= Your goal =
Each line of the data has to be transcribed exactly.

=== Task input ===

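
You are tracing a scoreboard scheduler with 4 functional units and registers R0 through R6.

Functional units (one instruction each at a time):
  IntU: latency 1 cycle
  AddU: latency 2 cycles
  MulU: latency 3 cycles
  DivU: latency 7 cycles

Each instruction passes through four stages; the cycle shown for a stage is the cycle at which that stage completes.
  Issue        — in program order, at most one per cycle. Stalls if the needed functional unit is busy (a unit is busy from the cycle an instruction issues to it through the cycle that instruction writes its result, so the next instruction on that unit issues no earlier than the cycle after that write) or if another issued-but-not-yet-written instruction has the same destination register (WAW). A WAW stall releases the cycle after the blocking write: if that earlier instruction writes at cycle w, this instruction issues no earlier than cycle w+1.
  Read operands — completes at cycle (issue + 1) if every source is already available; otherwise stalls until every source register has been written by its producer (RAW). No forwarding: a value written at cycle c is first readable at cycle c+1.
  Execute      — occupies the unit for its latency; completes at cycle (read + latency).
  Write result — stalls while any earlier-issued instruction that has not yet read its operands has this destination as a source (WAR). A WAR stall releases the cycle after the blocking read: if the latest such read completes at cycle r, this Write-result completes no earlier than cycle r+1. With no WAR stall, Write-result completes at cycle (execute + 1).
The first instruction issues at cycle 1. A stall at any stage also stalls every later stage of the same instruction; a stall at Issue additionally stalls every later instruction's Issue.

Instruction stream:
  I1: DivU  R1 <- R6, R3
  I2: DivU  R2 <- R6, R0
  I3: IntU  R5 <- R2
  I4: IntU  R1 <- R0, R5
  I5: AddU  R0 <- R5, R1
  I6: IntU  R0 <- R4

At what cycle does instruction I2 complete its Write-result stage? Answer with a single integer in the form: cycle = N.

cycle = 20

t=1  I1 dispatched to DivU
t=2  I1 operands ready
t=9  I1 complete
t=10  R1←I1
t=11  I2 dispatched to DivU
t=12  I2 operands ready | I3 dispatched to IntU
t=19  I2 complete
t=20  R2←I2
t=21  I3 operands ready
t=22  I3 complete
t=23  R5←I3
t=24  I4 dispatched to IntU
t=25  I4 operands ready | I5 dispatched to AddU
t=26  I4 complete
t=27  R1←I4
t=28  I5 operands ready
t=30  I5 complete
t=31  R0←I5
t=32  I6 dispatched to IntU
t=33  I6 operands ready
t=34  I6 complete
t=35  R0←I6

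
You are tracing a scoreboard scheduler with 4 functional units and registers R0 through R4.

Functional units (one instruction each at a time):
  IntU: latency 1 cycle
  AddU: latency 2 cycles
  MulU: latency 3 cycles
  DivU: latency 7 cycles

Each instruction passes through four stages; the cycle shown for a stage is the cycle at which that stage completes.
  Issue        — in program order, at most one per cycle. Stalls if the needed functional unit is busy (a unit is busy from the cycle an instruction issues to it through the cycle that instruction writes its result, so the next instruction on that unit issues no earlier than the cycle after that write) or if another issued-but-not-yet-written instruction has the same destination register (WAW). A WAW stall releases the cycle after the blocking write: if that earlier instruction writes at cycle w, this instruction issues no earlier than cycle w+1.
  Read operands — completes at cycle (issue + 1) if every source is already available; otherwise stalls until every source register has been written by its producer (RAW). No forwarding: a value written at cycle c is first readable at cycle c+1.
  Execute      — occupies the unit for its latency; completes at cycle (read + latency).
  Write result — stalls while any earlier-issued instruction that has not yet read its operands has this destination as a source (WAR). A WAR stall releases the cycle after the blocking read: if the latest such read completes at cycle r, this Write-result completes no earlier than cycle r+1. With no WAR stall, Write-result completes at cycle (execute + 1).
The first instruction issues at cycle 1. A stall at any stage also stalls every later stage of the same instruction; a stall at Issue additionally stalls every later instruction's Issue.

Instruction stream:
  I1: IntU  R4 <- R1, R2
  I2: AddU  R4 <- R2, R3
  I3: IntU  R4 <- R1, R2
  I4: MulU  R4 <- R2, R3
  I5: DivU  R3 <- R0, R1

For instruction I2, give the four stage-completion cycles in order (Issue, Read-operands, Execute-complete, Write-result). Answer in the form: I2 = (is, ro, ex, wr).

I2 = (5, 6, 8, 9)

c1: I1→IntU
c2: I1 RO
c3: I1 EX
c4: I1 WR R4
c5: I2→AddU
c6: I2 RO
c8: I2 EX
c9: I2 WR R4
c10: I3→IntU
c11: I3 RO
c12: I3 EX
c13: I3 WR R4
c14: I4→MulU
c15: I4 RO · I5→DivU
c16: I5 RO
c18: I4 EX
c19: I4 WR R4
c23: I5 EX
c24: I5 WR R3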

===

= Problem solution =
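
You are tracing a scoreboard scheduler with 4 functional units and registers R0 through R6.

Functional units (one instruction each at a time):
  IntU: latency 1 cycle
  AddU: latency 2 cycles
  MulU: latency 3 cycles
  DivU: latency 7 cycles

Each instruction passes through four stages; the cycle shown for a stage is the cycle at which that stage completes.
  Issue        — in program order, at most one per cycle. Stalls if the needed functional unit is busy (a unit is busy from the cycle an instruction issues to it through the cycle that instruction writes its result, so the next instruction on that unit issues no earlier than the cycle after that write) or if another issued-but-not-yet-written instruction has the same destination register (WAW). A WAW stall releases the cycle after the blocking write: if that earlier instruction writes at cycle w, this instruction issues no earlier than cycle w+1.
  Read operands — completes at cycle (issue + 1) if every source is already available; otherwise stalls until every source register has been written by its producer (RAW). No forwarding: a value written at cycle c is first readable at cycle c+1.
  Execute      — occupies the unit for its latency; completes at cycle (read + latency).
  Write result — stalls while any earlier-issued instruction that has not yet read its operands has this destination as a source (WAR). A WAR stall releases the cycle after the blocking read: if the latest such read completes at cycle r, this Write-result completes no earlier than cycle r+1. With no WAR stall, Write-result completes at cycle (execute + 1).
The first instruction issues at cycle 1. A stall at any stage also stalls every later stage of the same instruction; a stall at Issue additionally stalls every later instruction's Issue.

Instruction stream:
  I1: DivU  R1 <- R6, R3
  I2: DivU  R2 <- R6, R0
  I3: IntU  R5 <- R2
  I4: IntU  R1 <- R0, R5
  I5: AddU  R0 <- R5, R1
  I6: IntU  R0 <- R4

At what cycle does instruction I2 complete its Write-result stage? Answer with a single integer in the form: cycle = N.

cycle = 20

t=1  I1 dispatched to DivU
t=2  I1 operands ready
t=9  I1 complete
t=10  R1←I1
t=11  I2 dispatched to DivU
t=12  I2 operands ready | I3 dispatched to IntU
t=19  I2 complete
t=20  R2←I2
t=21  I3 operands ready
t=22  I3 complete
t=23  R5←I3
t=24  I4 dispatched to IntU
t=25  I4 operands ready | I5 dispatched to AddU
t=26  I4 complete
t=27  R1←I4
t=28  I5 operands ready
t=30  I5 complete
t=31  R0←I5
t=32  I6 dispatched to IntU
t=33  I6 operands ready
t=34  I6 complete
t=35  R0←I6

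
You are tracing a scoreboard scheduler with 4 functional units and registers R0 through R4.

Functional units (one instruction each at a time):
  IntU: latency 1 cycle
  AddU: latency 2 cycles
  MulU: latency 3 cycles
  DivU: latency 7 cycles

Each instruction passes through four stages; the cycle shown for a stage is the cycle at which that stage completes.
  Issue        — in program order, at most one per cycle. Stalls if the needed functional unit is busy (a unit is busy from the cycle an instruction issues to it through the cycle that instruction writes its result, so the next instruction on that unit issues no earlier than the cycle after that write) or if another issued-but-not-yet-written instruction has the same destination register (WAW). A WAW stall releases the cycle after the blocking write: if that earlier instruction writes at cycle w, this instruction issues no earlier than cycle w+1.
  Read operands — completes at cycle (issue + 1) if every source is already available; otherwise stalls until every source register has been written by its producer (RAW). No forwarding: a value written at cycle c is first readable at cycle c+1.
  Execute      — occupies the unit for its latency; completes at cycle (read + latency).
  Write result — stalls while any earlier-issued instruction that has not yet read its operands has this destination as a source (WAR). A WAR stall releases the cycle after the blocking read: if the latest such read completes at cycle r, this Write-result completes no earlier than cycle r+1. With no WAR stall, Write-result completes at cycle (execute + 1).
The first instruction issues at cycle 1. A stall at any stage also stalls every later stage of the same instruction; a stall at Issue additionally stalls every later instruction's Issue.

Instruction stream:
  I1: IntU  R4 <- R1, R2
  I2: AddU  R4 <- R2, R3
  I3: IntU  R4 <- R1, R2
  I4: MulU  R4 <- R2, R3
  I5: DivU  R3 <- R0, R1

For instruction I2, give the four stage-completion cycles in order (Issue, Read-operands, Execute-complete, Write-result). Answer in the form: I2 = (is, ro, ex, wr).

I2 = (5, 6, 8, 9)

c1: I1→IntU
c2: I1 RO
c3: I1 EX
c4: I1 WR R4
c5: I2→AddU
c6: I2 RO
c8: I2 EX
c9: I2 WR R4
c10: I3→IntU
c11: I3 RO
c12: I3 EX
c13: I3 WR R4
c14: I4→MulU
c15: I4 RO · I5→DivU
c16: I5 RO
c18: I4 EX
c19: I4 WR R4
c23: I5 EX
c24: I5 WR R3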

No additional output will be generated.